_Your instructions_: Each line below that holds the word "What" counts once; state the total number of such lines and nothing else.
:::
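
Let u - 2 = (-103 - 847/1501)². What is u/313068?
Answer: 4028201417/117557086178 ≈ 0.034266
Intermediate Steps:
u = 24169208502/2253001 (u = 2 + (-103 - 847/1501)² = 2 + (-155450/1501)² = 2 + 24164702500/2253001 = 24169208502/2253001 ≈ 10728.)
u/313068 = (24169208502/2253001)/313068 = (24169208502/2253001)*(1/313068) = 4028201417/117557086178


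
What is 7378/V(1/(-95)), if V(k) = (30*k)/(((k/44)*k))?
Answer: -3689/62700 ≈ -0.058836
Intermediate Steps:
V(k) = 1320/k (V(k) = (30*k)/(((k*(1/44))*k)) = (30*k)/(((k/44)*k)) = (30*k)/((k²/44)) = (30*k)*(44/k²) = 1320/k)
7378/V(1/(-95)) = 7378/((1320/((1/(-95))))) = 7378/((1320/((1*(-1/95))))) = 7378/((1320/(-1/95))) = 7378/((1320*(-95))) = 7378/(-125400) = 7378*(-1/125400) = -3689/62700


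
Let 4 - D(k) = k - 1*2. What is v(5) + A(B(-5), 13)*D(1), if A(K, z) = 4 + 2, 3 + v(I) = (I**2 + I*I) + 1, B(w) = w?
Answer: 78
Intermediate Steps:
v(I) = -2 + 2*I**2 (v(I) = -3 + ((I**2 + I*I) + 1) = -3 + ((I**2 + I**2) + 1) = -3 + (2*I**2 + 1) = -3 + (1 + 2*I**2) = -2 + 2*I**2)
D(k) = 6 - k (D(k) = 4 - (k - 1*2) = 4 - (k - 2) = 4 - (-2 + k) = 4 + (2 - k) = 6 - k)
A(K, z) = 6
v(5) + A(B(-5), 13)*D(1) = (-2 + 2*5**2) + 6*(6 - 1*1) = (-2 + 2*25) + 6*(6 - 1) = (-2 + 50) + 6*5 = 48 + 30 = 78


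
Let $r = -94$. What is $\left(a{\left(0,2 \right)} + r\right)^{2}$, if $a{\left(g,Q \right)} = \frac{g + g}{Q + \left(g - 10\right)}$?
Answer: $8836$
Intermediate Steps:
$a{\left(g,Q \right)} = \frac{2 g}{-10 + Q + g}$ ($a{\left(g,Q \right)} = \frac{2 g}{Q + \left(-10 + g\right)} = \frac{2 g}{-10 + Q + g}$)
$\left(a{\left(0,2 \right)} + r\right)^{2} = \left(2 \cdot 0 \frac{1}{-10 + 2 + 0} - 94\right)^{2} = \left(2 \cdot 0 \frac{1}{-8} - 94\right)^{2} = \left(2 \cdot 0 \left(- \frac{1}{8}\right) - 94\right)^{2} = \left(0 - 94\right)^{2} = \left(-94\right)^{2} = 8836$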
:::
_Task response_: 4